(PROVIDED MATERIAL begins)

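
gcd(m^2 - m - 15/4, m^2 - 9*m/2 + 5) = m - 5/2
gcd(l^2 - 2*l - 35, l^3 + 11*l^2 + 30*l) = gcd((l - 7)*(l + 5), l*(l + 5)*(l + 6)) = l + 5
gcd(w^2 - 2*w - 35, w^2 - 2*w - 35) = w^2 - 2*w - 35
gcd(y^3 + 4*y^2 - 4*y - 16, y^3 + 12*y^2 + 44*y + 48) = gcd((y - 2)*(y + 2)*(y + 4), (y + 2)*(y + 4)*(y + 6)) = y^2 + 6*y + 8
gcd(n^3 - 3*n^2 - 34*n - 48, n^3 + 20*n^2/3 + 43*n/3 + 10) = n^2 + 5*n + 6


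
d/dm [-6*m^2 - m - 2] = -12*m - 1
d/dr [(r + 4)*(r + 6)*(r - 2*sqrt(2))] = 3*r^2 - 4*sqrt(2)*r + 20*r - 20*sqrt(2) + 24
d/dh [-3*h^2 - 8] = -6*h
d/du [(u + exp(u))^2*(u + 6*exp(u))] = (u + exp(u))*((u + exp(u))*(6*exp(u) + 1) + 2*(u + 6*exp(u))*(exp(u) + 1))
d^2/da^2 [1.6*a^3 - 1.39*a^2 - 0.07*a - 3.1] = 9.6*a - 2.78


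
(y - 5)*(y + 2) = y^2 - 3*y - 10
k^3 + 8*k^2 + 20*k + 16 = (k + 2)^2*(k + 4)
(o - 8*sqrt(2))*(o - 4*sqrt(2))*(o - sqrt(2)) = o^3 - 13*sqrt(2)*o^2 + 88*o - 64*sqrt(2)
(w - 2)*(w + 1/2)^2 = w^3 - w^2 - 7*w/4 - 1/2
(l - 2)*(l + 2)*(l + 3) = l^3 + 3*l^2 - 4*l - 12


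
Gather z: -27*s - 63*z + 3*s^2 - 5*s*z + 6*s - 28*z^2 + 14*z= 3*s^2 - 21*s - 28*z^2 + z*(-5*s - 49)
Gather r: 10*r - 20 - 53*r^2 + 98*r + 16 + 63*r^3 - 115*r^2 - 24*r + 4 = 63*r^3 - 168*r^2 + 84*r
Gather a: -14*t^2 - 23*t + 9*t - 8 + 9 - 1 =-14*t^2 - 14*t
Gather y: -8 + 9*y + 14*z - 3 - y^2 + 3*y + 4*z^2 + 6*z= -y^2 + 12*y + 4*z^2 + 20*z - 11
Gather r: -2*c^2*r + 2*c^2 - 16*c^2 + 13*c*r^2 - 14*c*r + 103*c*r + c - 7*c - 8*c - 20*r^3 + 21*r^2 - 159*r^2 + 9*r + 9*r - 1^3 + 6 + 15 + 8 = -14*c^2 - 14*c - 20*r^3 + r^2*(13*c - 138) + r*(-2*c^2 + 89*c + 18) + 28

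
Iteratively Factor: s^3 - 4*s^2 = (s)*(s^2 - 4*s) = s^2*(s - 4)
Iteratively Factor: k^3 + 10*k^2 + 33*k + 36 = (k + 3)*(k^2 + 7*k + 12) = (k + 3)*(k + 4)*(k + 3)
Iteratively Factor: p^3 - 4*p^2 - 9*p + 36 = (p - 3)*(p^2 - p - 12) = (p - 3)*(p + 3)*(p - 4)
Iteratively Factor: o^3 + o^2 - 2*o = (o + 2)*(o^2 - o) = (o - 1)*(o + 2)*(o)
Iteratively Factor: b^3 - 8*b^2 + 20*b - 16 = (b - 2)*(b^2 - 6*b + 8) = (b - 4)*(b - 2)*(b - 2)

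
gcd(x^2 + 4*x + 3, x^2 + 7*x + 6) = x + 1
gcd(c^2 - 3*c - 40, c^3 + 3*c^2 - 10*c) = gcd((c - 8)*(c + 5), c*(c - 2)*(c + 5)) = c + 5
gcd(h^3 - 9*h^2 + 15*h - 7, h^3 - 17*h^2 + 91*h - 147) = h - 7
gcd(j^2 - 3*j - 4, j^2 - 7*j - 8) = j + 1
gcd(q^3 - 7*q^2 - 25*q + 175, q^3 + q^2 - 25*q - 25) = q^2 - 25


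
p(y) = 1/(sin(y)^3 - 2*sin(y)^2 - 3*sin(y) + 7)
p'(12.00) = 0.00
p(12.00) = 0.13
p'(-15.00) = 0.01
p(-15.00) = 0.13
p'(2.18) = -0.17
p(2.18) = 0.27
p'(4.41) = 0.02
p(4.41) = 0.14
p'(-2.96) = -0.04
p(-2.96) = 0.13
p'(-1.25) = -0.02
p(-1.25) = 0.14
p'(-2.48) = 0.01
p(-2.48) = 0.13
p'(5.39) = -0.02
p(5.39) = 0.13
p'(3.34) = -0.04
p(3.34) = 0.13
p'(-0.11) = 0.05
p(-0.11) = 0.14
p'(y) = (-3*sin(y)^2*cos(y) + 4*sin(y)*cos(y) + 3*cos(y))/(sin(y)^3 - 2*sin(y)^2 - 3*sin(y) + 7)^2 = (4*sin(y) + 3*cos(y)^2)*cos(y)/(sin(y)^3 - 2*sin(y)^2 - 3*sin(y) + 7)^2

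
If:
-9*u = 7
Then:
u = -7/9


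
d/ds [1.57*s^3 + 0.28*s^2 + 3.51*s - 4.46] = 4.71*s^2 + 0.56*s + 3.51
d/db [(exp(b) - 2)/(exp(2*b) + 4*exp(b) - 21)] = (-2*(exp(b) - 2)*(exp(b) + 2) + exp(2*b) + 4*exp(b) - 21)*exp(b)/(exp(2*b) + 4*exp(b) - 21)^2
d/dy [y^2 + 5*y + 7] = 2*y + 5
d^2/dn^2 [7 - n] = 0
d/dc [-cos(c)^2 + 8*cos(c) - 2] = 2*(cos(c) - 4)*sin(c)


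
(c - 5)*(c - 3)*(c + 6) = c^3 - 2*c^2 - 33*c + 90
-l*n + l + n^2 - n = (-l + n)*(n - 1)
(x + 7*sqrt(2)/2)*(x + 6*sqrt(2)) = x^2 + 19*sqrt(2)*x/2 + 42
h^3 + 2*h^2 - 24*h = h*(h - 4)*(h + 6)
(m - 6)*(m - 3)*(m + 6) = m^3 - 3*m^2 - 36*m + 108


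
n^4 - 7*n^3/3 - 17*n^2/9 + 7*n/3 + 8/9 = (n - 8/3)*(n - 1)*(n + 1/3)*(n + 1)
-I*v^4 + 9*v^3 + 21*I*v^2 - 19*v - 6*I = (v + I)^2*(v + 6*I)*(-I*v + 1)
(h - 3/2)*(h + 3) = h^2 + 3*h/2 - 9/2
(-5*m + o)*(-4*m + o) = 20*m^2 - 9*m*o + o^2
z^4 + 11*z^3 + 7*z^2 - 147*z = z*(z - 3)*(z + 7)^2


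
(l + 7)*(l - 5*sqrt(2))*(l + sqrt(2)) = l^3 - 4*sqrt(2)*l^2 + 7*l^2 - 28*sqrt(2)*l - 10*l - 70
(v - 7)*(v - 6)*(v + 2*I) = v^3 - 13*v^2 + 2*I*v^2 + 42*v - 26*I*v + 84*I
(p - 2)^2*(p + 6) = p^3 + 2*p^2 - 20*p + 24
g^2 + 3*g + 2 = (g + 1)*(g + 2)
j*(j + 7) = j^2 + 7*j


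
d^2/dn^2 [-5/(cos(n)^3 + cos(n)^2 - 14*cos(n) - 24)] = 5*((53*cos(n) - 8*cos(2*n) - 9*cos(3*n))*(cos(n)^3 + cos(n)^2 - 14*cos(n) - 24)/4 - 2*(3*cos(n)^2 + 2*cos(n) - 14)^2*sin(n)^2)/(cos(n)^3 + cos(n)^2 - 14*cos(n) - 24)^3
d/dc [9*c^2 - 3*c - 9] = 18*c - 3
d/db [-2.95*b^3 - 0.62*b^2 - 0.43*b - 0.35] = -8.85*b^2 - 1.24*b - 0.43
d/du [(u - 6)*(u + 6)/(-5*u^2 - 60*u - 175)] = 2*(-6*u^2 - 71*u - 216)/(5*(u^4 + 24*u^3 + 214*u^2 + 840*u + 1225))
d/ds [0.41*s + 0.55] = 0.410000000000000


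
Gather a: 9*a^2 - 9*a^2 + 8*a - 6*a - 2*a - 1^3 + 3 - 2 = 0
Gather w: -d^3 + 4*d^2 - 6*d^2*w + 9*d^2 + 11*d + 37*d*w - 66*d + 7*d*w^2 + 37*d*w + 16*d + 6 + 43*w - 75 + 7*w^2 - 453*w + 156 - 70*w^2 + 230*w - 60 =-d^3 + 13*d^2 - 39*d + w^2*(7*d - 63) + w*(-6*d^2 + 74*d - 180) + 27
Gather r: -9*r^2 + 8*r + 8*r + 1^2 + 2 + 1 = -9*r^2 + 16*r + 4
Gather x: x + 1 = x + 1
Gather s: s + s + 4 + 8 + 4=2*s + 16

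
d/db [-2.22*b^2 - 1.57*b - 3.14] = -4.44*b - 1.57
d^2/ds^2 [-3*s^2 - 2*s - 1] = -6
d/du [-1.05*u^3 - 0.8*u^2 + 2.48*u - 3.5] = -3.15*u^2 - 1.6*u + 2.48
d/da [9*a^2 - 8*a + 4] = 18*a - 8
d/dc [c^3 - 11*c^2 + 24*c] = 3*c^2 - 22*c + 24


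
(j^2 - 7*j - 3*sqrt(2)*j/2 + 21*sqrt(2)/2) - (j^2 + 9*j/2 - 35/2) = -23*j/2 - 3*sqrt(2)*j/2 + 21*sqrt(2)/2 + 35/2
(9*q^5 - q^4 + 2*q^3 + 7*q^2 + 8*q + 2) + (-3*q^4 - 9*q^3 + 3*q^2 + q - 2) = 9*q^5 - 4*q^4 - 7*q^3 + 10*q^2 + 9*q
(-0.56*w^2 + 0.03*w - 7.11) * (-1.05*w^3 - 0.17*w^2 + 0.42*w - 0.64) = 0.588*w^5 + 0.0637*w^4 + 7.2252*w^3 + 1.5797*w^2 - 3.0054*w + 4.5504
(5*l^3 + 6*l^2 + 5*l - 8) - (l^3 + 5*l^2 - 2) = 4*l^3 + l^2 + 5*l - 6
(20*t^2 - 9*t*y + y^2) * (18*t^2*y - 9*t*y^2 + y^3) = 360*t^4*y - 342*t^3*y^2 + 119*t^2*y^3 - 18*t*y^4 + y^5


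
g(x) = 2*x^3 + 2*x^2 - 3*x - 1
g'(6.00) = 237.00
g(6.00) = 485.00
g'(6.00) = 237.00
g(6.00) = 485.00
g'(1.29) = 12.14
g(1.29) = 2.75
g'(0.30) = -1.26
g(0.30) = -1.67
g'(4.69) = 147.74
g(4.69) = 235.25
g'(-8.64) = 410.34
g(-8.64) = -1115.73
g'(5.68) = 213.29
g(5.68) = 412.99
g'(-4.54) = 102.51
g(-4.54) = -133.31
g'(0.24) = -1.69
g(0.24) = -1.58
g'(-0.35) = -3.66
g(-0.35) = 0.21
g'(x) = 6*x^2 + 4*x - 3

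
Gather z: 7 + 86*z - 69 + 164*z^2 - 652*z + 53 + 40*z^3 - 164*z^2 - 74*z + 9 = 40*z^3 - 640*z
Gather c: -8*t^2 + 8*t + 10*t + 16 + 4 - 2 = -8*t^2 + 18*t + 18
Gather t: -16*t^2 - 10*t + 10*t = -16*t^2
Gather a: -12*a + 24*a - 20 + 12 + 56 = 12*a + 48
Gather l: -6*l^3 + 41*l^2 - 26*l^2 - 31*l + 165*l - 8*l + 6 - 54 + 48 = -6*l^3 + 15*l^2 + 126*l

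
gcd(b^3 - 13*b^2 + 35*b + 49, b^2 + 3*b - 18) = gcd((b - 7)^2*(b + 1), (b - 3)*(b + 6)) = 1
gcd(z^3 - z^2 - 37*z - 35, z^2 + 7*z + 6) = z + 1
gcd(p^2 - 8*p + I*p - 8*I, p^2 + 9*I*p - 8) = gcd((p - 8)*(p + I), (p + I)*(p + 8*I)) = p + I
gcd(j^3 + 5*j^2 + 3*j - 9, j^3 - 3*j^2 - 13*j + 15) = j^2 + 2*j - 3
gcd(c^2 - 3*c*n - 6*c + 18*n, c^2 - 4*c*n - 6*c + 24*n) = c - 6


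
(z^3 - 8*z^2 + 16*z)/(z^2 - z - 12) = z*(z - 4)/(z + 3)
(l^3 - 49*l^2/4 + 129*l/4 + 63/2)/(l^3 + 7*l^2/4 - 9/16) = 4*(l^2 - 13*l + 42)/(4*l^2 + 4*l - 3)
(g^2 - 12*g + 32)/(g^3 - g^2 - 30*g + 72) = (g - 8)/(g^2 + 3*g - 18)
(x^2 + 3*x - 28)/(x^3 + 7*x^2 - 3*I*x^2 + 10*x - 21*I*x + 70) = (x - 4)/(x^2 - 3*I*x + 10)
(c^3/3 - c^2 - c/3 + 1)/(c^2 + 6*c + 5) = (c^2 - 4*c + 3)/(3*(c + 5))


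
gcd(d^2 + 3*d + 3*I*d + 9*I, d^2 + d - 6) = d + 3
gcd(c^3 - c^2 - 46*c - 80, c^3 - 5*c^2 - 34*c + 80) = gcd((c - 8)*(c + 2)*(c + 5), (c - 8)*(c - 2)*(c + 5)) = c^2 - 3*c - 40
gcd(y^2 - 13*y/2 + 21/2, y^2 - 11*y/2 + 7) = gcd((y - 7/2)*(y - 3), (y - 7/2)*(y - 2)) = y - 7/2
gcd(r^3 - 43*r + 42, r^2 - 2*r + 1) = r - 1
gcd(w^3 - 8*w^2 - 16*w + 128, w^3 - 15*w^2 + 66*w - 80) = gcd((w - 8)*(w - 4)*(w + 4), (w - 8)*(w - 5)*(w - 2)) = w - 8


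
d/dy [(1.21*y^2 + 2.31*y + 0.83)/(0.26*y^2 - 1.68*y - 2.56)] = (-2.6334*y^2 - 6.6268*y - 4.5192)/(0.0676*y^4 - 0.8736*y^3 + 1.4912*y^2 + 8.6016*y + 6.5536)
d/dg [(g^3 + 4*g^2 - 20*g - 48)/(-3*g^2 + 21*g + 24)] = (-g^4 + 14*g^3 + 32*g^2 - 32*g + 176)/(3*(g^4 - 14*g^3 + 33*g^2 + 112*g + 64))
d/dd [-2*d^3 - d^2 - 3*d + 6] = -6*d^2 - 2*d - 3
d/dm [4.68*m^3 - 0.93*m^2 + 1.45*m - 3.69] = 14.04*m^2 - 1.86*m + 1.45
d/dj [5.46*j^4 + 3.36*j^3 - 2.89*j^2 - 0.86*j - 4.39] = 21.84*j^3 + 10.08*j^2 - 5.78*j - 0.86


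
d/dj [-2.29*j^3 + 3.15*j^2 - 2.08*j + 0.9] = -6.87*j^2 + 6.3*j - 2.08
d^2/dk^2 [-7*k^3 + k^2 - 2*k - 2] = 2 - 42*k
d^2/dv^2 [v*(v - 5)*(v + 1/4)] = 6*v - 19/2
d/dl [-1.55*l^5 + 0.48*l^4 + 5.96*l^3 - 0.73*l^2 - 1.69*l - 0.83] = -7.75*l^4 + 1.92*l^3 + 17.88*l^2 - 1.46*l - 1.69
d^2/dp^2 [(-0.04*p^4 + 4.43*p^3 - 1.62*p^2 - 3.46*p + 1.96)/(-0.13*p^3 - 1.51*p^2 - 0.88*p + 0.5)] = (3.46944695195361e-18*p^8 - 2.22044604925031e-16*p^7 + 1.96723*p^6 + 3.72610800000001*p^5 - 0.885012000000009*p^4 - 7.83251999999999*p^3 - 6.30672*p^2 - 7.362288*p - 2.140448)/(0.002197*p^9 + 0.076557*p^8 + 0.933855*p^7 + 4.454065*p^6 + 5.73258*p^5 - 0.255318*p^4 - 3.207428*p^3 - 0.0290999999999999*p^2 + 0.66*p - 0.125)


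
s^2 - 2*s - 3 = (s - 3)*(s + 1)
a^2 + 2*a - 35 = (a - 5)*(a + 7)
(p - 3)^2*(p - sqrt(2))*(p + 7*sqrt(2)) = p^4 - 6*p^3 + 6*sqrt(2)*p^3 - 36*sqrt(2)*p^2 - 5*p^2 + 54*sqrt(2)*p + 84*p - 126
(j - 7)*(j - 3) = j^2 - 10*j + 21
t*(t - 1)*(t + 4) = t^3 + 3*t^2 - 4*t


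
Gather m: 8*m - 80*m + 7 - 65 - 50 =-72*m - 108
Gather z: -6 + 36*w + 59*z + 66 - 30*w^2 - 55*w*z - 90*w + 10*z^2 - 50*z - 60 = -30*w^2 - 54*w + 10*z^2 + z*(9 - 55*w)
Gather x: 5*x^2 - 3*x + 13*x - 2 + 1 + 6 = 5*x^2 + 10*x + 5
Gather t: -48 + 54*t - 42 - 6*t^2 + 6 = -6*t^2 + 54*t - 84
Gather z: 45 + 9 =54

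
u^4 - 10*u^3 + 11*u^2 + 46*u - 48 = (u - 8)*(u - 3)*(u - 1)*(u + 2)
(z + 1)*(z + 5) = z^2 + 6*z + 5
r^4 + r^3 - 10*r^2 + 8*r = r*(r - 2)*(r - 1)*(r + 4)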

(PROVIDED MATERIAL ends)

#### PROBLEM TO WORK ON:
Among the records above, only the lines between the line holding "d/dj [5.46*j^4 +" and the line holding "Gather t: -48", inclusive, are to be output, exactly as written.

#### REPLY TO THE TASK:
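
d/dj [5.46*j^4 + 3.36*j^3 - 2.89*j^2 - 0.86*j - 4.39] = 21.84*j^3 + 10.08*j^2 - 5.78*j - 0.86


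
d/dj [-2.29*j^3 + 3.15*j^2 - 2.08*j + 0.9] = -6.87*j^2 + 6.3*j - 2.08
d^2/dk^2 [-7*k^3 + k^2 - 2*k - 2] = 2 - 42*k
d^2/dv^2 [v*(v - 5)*(v + 1/4)] = 6*v - 19/2
d/dl [-1.55*l^5 + 0.48*l^4 + 5.96*l^3 - 0.73*l^2 - 1.69*l - 0.83] = -7.75*l^4 + 1.92*l^3 + 17.88*l^2 - 1.46*l - 1.69
d^2/dp^2 [(-0.04*p^4 + 4.43*p^3 - 1.62*p^2 - 3.46*p + 1.96)/(-0.13*p^3 - 1.51*p^2 - 0.88*p + 0.5)] = (3.46944695195361e-18*p^8 - 2.22044604925031e-16*p^7 + 1.96723*p^6 + 3.72610800000001*p^5 - 0.885012000000009*p^4 - 7.83251999999999*p^3 - 6.30672*p^2 - 7.362288*p - 2.140448)/(0.002197*p^9 + 0.076557*p^8 + 0.933855*p^7 + 4.454065*p^6 + 5.73258*p^5 - 0.255318*p^4 - 3.207428*p^3 - 0.0290999999999999*p^2 + 0.66*p - 0.125)


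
s^2 - 2*s - 3 = (s - 3)*(s + 1)
a^2 + 2*a - 35 = (a - 5)*(a + 7)
(p - 3)^2*(p - sqrt(2))*(p + 7*sqrt(2)) = p^4 - 6*p^3 + 6*sqrt(2)*p^3 - 36*sqrt(2)*p^2 - 5*p^2 + 54*sqrt(2)*p + 84*p - 126
(j - 7)*(j - 3) = j^2 - 10*j + 21
t*(t - 1)*(t + 4) = t^3 + 3*t^2 - 4*t


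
Gather m: 8*m - 80*m + 7 - 65 - 50 =-72*m - 108
Gather z: -6 + 36*w + 59*z + 66 - 30*w^2 - 55*w*z - 90*w + 10*z^2 - 50*z - 60 = -30*w^2 - 54*w + 10*z^2 + z*(9 - 55*w)
Gather x: 5*x^2 - 3*x + 13*x - 2 + 1 + 6 = 5*x^2 + 10*x + 5
Gather t: -48 + 54*t - 42 - 6*t^2 + 6 = -6*t^2 + 54*t - 84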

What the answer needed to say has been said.